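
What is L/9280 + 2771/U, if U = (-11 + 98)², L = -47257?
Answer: -11447357/2422080 ≈ -4.7262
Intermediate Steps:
U = 7569 (U = 87² = 7569)
L/9280 + 2771/U = -47257/9280 + 2771/7569 = -11447357/2422080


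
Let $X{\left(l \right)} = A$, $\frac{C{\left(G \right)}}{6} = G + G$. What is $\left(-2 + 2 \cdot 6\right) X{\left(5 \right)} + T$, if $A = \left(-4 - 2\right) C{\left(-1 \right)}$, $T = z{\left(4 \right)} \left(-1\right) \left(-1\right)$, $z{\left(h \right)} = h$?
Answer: $724$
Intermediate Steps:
$C{\left(G \right)} = 12 G$ ($C{\left(G \right)} = 6 \left(G + G\right) = 6 \cdot 2 G = 12 G$)
$T = 4$ ($T = 4 \left(-1\right) \left(-1\right) = \left(-4\right) \left(-1\right) = 4$)
$A = 72$ ($A = \left(-4 - 2\right) 12 \left(-1\right) = \left(-6\right) \left(-12\right) = 72$)
$X{\left(l \right)} = 72$
$\left(-2 + 2 \cdot 6\right) X{\left(5 \right)} + T = \left(-2 + 2 \cdot 6\right) 72 + 4 = \left(-2 + 12\right) 72 + 4 = 10 \cdot 72 + 4 = 720 + 4 = 724$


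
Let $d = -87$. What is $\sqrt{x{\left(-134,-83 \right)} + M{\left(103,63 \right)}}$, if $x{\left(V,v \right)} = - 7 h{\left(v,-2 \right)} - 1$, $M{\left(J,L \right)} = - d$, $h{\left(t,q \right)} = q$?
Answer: $10$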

----

# Assigned task
Reproduce each of the records word for word.

# Written answer
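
What is L/9280 + 2771/U, if U = (-11 + 98)², L = -47257?
Answer: -11447357/2422080 ≈ -4.7262
Intermediate Steps:
U = 7569 (U = 87² = 7569)
L/9280 + 2771/U = -47257/9280 + 2771/7569 = -11447357/2422080


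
Let $X{\left(l \right)} = A$, $\frac{C{\left(G \right)}}{6} = G + G$. What is $\left(-2 + 2 \cdot 6\right) X{\left(5 \right)} + T$, if $A = \left(-4 - 2\right) C{\left(-1 \right)}$, $T = z{\left(4 \right)} \left(-1\right) \left(-1\right)$, $z{\left(h \right)} = h$?
Answer: $724$
Intermediate Steps:
$C{\left(G \right)} = 12 G$ ($C{\left(G \right)} = 6 \left(G + G\right) = 6 \cdot 2 G = 12 G$)
$T = 4$ ($T = 4 \left(-1\right) \left(-1\right) = \left(-4\right) \left(-1\right) = 4$)
$A = 72$ ($A = \left(-4 - 2\right) 12 \left(-1\right) = \left(-6\right) \left(-12\right) = 72$)
$X{\left(l \right)} = 72$
$\left(-2 + 2 \cdot 6\right) X{\left(5 \right)} + T = \left(-2 + 2 \cdot 6\right) 72 + 4 = \left(-2 + 12\right) 72 + 4 = 10 \cdot 72 + 4 = 720 + 4 = 724$


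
Let $d = -87$. What is $\sqrt{x{\left(-134,-83 \right)} + M{\left(103,63 \right)}}$, if $x{\left(V,v \right)} = - 7 h{\left(v,-2 \right)} - 1$, $M{\left(J,L \right)} = - d$, $h{\left(t,q \right)} = q$?
Answer: $10$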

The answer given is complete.